### [Task requirements]
Only one stretch of the listing below is wanted. Begin at the line that has "Lactobacillus acidophilus |", stop after the line that has "pyogenes | - | - |", and repeat every line in between exactly.

### [Provided records]
[Start of Attachment]

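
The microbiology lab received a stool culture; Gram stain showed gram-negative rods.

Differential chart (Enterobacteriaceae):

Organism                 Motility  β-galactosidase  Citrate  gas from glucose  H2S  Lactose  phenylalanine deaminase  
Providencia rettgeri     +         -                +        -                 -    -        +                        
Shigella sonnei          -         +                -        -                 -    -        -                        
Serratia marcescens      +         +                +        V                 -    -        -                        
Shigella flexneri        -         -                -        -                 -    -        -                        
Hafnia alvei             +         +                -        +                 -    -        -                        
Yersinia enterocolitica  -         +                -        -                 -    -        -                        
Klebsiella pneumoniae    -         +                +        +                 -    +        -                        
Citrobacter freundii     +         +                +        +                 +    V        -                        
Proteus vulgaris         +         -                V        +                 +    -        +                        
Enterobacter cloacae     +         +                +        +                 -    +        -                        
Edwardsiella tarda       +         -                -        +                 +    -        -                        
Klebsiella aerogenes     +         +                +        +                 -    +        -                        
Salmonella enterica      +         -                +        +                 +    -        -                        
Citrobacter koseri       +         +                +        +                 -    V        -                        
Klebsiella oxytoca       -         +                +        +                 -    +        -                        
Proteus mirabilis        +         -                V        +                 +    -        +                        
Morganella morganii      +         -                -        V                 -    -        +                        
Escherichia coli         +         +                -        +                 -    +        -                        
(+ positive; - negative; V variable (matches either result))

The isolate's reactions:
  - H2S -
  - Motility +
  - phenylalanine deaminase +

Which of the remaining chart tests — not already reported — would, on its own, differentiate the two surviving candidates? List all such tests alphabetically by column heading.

phenylalanine deaminase +: excludes 14 organisms — 4 left.
H2S -: excludes Proteus vulgaris, Proteus mirabilis — 2 left.
Motility +: all 2 remaining candidates are consistent.
Two candidates remain: Morganella morganii and Providencia rettgeri.
  β-galactosidase: - vs - — same for both, does not separate.
  Citrate: Morganella morganii -, Providencia rettgeri + — discriminates.
  gas from glucose: V vs - — variable for at least one, does not separate.
  Lactose: - vs - — same for both, does not separate.

Citrate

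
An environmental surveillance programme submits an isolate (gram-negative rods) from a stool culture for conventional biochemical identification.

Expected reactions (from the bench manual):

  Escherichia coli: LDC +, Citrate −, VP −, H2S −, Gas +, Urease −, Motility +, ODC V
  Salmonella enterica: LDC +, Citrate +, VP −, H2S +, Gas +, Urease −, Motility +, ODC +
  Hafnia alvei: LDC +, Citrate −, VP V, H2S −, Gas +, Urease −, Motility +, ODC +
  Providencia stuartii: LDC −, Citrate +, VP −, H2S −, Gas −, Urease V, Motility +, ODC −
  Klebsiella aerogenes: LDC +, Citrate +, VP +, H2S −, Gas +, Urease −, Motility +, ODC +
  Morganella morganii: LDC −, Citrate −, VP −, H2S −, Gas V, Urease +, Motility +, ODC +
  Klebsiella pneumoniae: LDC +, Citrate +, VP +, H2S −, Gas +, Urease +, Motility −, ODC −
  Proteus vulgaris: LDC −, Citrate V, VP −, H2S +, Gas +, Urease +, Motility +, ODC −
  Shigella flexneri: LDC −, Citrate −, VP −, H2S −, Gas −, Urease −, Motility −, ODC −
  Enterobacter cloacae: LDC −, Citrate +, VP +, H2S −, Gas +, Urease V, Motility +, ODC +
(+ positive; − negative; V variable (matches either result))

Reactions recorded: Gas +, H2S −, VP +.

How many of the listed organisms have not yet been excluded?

4

H2S −: excludes Salmonella enterica, Proteus vulgaris — 8 left.
VP +: excludes Escherichia coli, Providencia stuartii, Morganella morganii, Shigella flexneri — 4 left.
Gas +: all 4 remaining candidates are consistent.
Still consistent: Enterobacter cloacae, Hafnia alvei, Klebsiella aerogenes, Klebsiella pneumoniae.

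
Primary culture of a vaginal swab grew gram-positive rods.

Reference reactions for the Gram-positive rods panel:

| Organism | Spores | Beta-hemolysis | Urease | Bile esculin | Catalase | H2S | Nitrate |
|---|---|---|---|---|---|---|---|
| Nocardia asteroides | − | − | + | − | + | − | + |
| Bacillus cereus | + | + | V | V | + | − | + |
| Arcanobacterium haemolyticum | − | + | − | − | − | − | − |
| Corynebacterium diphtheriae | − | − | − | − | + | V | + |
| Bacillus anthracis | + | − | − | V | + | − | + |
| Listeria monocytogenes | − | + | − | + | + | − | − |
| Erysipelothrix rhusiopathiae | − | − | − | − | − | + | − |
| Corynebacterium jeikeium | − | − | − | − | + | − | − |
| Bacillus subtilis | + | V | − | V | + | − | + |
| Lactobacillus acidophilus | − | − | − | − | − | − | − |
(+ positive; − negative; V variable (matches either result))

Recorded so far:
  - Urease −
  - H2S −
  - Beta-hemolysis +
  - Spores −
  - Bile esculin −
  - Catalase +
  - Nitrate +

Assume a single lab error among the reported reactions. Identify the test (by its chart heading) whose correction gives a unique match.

Beta-hemolysis

As reported, no row in the chart matches all 7 reactions.
Reversing H2S → still no organism matches.
Reversing Urease → still no organism matches.
Reversing Catalase → still no organism matches.
Reversing Spores → 2 organisms match (not unique).
Reversing Bile esculin → still no organism matches.
Reversing Nitrate → still no organism matches.
Reversing Beta-hemolysis (to −) → unique match: Corynebacterium diphtheriae.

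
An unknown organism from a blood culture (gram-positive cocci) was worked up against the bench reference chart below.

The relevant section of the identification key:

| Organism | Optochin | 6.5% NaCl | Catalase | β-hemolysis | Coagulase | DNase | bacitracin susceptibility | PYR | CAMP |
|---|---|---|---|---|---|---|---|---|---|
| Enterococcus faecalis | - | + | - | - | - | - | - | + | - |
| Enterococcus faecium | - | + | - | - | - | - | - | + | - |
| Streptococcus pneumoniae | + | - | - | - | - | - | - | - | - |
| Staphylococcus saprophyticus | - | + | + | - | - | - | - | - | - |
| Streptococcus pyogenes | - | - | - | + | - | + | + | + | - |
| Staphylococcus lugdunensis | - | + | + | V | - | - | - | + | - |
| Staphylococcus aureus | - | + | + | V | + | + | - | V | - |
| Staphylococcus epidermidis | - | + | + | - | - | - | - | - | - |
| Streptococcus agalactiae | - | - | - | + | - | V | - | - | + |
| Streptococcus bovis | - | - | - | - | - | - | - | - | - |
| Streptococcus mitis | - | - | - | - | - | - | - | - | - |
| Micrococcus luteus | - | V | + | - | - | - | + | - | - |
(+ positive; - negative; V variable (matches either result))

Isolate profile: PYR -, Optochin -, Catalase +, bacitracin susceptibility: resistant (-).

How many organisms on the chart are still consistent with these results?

bacitracin susceptibility -: excludes Streptococcus pyogenes, Micrococcus luteus — 10 left.
PYR -: excludes Enterococcus faecalis, Enterococcus faecium, Staphylococcus lugdunensis — 7 left.
Optochin -: excludes Streptococcus pneumoniae — 6 left.
Catalase +: excludes Streptococcus agalactiae, Streptococcus bovis, Streptococcus mitis — 3 left.
Still consistent: Staphylococcus aureus, Staphylococcus epidermidis, Staphylococcus saprophyticus.

3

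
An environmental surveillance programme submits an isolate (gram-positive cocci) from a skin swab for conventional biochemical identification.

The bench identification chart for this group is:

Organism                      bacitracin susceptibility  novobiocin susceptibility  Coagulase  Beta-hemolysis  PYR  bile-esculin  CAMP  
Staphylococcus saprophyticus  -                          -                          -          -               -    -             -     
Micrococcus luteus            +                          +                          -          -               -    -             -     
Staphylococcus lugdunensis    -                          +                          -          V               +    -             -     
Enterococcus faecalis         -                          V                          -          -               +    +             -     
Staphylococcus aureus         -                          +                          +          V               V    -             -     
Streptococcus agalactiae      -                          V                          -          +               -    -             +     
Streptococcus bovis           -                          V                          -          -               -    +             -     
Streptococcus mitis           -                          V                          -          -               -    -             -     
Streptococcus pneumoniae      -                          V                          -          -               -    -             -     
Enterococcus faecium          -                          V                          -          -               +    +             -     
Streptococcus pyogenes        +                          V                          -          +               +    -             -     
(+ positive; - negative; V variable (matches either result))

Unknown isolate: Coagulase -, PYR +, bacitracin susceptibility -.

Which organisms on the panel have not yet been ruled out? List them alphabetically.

Coagulase -: excludes Staphylococcus aureus — 10 left.
PYR +: excludes 6 organisms — 4 left.
bacitracin susceptibility -: excludes Streptococcus pyogenes — 3 left.

Enterococcus faecalis, Enterococcus faecium, Staphylococcus lugdunensis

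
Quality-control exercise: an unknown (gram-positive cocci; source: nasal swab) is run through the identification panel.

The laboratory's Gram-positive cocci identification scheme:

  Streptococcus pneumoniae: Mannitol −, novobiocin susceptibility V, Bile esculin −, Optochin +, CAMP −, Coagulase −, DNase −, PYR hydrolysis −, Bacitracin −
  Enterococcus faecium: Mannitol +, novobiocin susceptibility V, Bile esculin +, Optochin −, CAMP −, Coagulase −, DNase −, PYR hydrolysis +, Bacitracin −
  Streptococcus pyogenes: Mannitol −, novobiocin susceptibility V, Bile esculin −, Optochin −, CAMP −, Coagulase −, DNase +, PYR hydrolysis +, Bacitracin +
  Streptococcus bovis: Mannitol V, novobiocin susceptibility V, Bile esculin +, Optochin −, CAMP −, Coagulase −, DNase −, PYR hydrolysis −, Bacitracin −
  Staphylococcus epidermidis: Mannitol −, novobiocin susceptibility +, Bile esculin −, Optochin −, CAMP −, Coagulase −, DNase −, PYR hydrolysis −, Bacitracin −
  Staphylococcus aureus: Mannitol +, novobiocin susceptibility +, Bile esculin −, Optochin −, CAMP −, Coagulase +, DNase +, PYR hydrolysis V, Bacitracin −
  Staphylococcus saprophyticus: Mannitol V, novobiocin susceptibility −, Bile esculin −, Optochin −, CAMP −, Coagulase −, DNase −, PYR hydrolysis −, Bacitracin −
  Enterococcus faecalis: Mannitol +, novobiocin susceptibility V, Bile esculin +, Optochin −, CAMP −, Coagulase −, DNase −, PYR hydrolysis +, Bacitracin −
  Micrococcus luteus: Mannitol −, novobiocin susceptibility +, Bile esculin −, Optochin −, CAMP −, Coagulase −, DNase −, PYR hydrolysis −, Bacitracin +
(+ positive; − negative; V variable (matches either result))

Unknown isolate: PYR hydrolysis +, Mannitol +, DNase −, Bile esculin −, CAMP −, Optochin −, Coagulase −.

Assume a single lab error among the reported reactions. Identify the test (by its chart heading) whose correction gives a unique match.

As reported, no row in the chart matches all 7 reactions.
Reversing CAMP → still no organism matches.
Reversing Optochin → still no organism matches.
Reversing PYR hydrolysis (to −) → unique match: Staphylococcus saprophyticus.
Reversing DNase → still no organism matches.
Reversing Mannitol → still no organism matches.
Reversing Bile esculin → 2 organisms match (not unique).
Reversing Coagulase → still no organism matches.

PYR hydrolysis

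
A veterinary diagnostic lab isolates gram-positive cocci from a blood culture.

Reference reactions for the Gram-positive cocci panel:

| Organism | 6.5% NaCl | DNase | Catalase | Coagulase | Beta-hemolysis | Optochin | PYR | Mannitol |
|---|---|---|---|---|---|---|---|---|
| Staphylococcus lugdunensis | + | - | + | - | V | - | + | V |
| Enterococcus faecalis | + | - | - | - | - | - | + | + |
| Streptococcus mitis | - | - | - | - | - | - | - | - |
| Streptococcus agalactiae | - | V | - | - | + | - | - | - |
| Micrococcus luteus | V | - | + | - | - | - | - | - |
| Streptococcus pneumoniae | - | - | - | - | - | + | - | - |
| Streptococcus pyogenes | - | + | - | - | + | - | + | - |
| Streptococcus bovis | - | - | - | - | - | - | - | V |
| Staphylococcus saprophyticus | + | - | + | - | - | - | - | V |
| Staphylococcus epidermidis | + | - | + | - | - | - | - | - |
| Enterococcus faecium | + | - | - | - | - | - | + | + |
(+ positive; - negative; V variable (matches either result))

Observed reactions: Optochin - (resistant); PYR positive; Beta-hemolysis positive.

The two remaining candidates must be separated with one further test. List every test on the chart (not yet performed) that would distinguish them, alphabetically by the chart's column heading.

PYR +: excludes 7 organisms — 4 left.
Optochin -: all 4 remaining candidates are consistent.
Beta-hemolysis +: excludes Enterococcus faecalis, Enterococcus faecium — 2 left.
Two candidates remain: Staphylococcus lugdunensis and Streptococcus pyogenes.
  6.5% NaCl: Staphylococcus lugdunensis +, Streptococcus pyogenes - — discriminates.
  DNase: Staphylococcus lugdunensis -, Streptococcus pyogenes + — discriminates.
  Catalase: Staphylococcus lugdunensis +, Streptococcus pyogenes - — discriminates.
  Coagulase: - vs - — same for both, does not separate.
  Mannitol: V vs - — variable for at least one, does not separate.

6.5% NaCl, Catalase, DNase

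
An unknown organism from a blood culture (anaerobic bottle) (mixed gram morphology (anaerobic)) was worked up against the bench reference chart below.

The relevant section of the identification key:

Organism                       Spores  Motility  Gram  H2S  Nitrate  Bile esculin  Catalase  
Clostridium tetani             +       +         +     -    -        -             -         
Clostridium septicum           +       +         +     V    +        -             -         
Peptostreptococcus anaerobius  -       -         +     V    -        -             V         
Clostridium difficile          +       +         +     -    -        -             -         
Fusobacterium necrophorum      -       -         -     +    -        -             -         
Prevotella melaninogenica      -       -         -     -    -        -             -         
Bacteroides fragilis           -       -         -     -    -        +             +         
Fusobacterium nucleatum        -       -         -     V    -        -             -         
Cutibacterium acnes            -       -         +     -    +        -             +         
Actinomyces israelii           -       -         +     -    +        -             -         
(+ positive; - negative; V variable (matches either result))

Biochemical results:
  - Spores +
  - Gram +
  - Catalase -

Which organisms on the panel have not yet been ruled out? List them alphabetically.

Catalase -: excludes Bacteroides fragilis, Cutibacterium acnes — 8 left.
Gram +: excludes Fusobacterium necrophorum, Prevotella melaninogenica, Fusobacterium nucleatum — 5 left.
Spores +: excludes Peptostreptococcus anaerobius, Actinomyces israelii — 3 left.

Clostridium difficile, Clostridium septicum, Clostridium tetani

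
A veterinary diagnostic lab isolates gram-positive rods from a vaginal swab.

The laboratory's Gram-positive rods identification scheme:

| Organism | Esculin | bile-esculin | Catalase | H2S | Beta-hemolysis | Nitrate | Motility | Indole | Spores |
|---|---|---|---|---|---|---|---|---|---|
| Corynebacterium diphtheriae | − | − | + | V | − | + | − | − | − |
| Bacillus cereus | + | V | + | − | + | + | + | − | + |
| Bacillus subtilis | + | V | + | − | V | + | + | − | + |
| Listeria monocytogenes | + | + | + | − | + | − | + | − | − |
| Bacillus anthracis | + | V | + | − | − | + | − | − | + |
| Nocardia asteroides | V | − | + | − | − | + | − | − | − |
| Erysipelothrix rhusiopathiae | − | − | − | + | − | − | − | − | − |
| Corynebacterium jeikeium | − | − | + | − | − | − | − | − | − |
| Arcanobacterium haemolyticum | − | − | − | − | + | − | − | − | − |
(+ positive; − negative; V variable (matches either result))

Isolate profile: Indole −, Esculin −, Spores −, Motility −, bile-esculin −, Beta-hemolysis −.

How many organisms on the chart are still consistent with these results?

Beta-hemolysis −: excludes Bacillus cereus, Listeria monocytogenes, Arcanobacterium haemolyticum — 6 left.
Esculin −: excludes Bacillus subtilis, Bacillus anthracis — 4 left.
Indole −: all 4 remaining candidates are consistent.
bile-esculin −: all 4 remaining candidates are consistent.
Motility −: all 4 remaining candidates are consistent.
Spores −: all 4 remaining candidates are consistent.
Still consistent: Corynebacterium diphtheriae, Corynebacterium jeikeium, Erysipelothrix rhusiopathiae, Nocardia asteroides.

4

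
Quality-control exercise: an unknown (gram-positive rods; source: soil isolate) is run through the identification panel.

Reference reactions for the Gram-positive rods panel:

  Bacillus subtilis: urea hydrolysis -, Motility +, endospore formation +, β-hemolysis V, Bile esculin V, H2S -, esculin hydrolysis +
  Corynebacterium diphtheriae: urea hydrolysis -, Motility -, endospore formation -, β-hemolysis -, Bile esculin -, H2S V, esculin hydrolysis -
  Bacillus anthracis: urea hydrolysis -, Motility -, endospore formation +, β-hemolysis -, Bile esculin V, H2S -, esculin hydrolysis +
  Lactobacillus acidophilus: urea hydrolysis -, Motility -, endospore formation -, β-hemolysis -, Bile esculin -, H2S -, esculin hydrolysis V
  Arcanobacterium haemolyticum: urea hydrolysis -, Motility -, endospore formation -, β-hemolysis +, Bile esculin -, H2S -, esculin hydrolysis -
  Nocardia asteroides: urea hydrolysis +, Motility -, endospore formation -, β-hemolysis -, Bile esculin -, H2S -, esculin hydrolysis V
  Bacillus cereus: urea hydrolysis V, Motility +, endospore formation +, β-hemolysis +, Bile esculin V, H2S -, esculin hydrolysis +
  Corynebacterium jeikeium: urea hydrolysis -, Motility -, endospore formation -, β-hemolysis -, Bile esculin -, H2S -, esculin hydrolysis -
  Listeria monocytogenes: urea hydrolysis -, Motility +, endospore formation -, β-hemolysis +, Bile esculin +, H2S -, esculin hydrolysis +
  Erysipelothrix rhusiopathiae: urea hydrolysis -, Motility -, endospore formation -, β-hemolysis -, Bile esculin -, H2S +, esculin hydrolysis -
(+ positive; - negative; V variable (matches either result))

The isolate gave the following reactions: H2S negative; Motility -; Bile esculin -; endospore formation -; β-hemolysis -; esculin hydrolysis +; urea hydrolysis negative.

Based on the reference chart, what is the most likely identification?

β-hemolysis -: excludes Arcanobacterium haemolyticum, Bacillus cereus, Listeria monocytogenes — 7 left.
urea hydrolysis -: excludes Nocardia asteroides — 6 left.
H2S -: excludes Erysipelothrix rhusiopathiae — 5 left.
endospore formation -: excludes Bacillus subtilis, Bacillus anthracis — 3 left.
Motility -: all 3 remaining candidates are consistent.
esculin hydrolysis +: excludes Corynebacterium diphtheriae, Corynebacterium jeikeium — 1 left.
Bile esculin -: the one remaining candidate is consistent.

Lactobacillus acidophilus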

[End of Attachment]

### [Solution]
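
| Lactobacillus acidophilus | − | − | − | − | − | − | − |
(+ positive; − negative; V variable (matches either result))

Recorded so far:
  - Urease −
  - H2S −
  - Beta-hemolysis +
  - Spores −
  - Bile esculin −
  - Catalase +
  - Nitrate +

Assume a single lab error among the reported reactions. Identify the test (by its chart heading) whose correction gives a unique match.

Beta-hemolysis

As reported, no row in the chart matches all 7 reactions.
Reversing H2S → still no organism matches.
Reversing Urease → still no organism matches.
Reversing Catalase → still no organism matches.
Reversing Spores → 2 organisms match (not unique).
Reversing Bile esculin → still no organism matches.
Reversing Nitrate → still no organism matches.
Reversing Beta-hemolysis (to −) → unique match: Corynebacterium diphtheriae.

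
An unknown organism from a blood culture (gram-positive cocci) was worked up against the bench reference chart below.

The relevant section of the identification key:

| Organism | Optochin | 6.5% NaCl | Catalase | β-hemolysis | Coagulase | DNase | bacitracin susceptibility | PYR | CAMP |
|---|---|---|---|---|---|---|---|---|---|
| Enterococcus faecalis | - | + | - | - | - | - | - | + | - |
| Enterococcus faecium | - | + | - | - | - | - | - | + | - |
| Streptococcus pneumoniae | + | - | - | - | - | - | - | - | - |
| Staphylococcus saprophyticus | - | + | + | - | - | - | - | - | - |
| Streptococcus pyogenes | - | - | - | + | - | + | + | + | - |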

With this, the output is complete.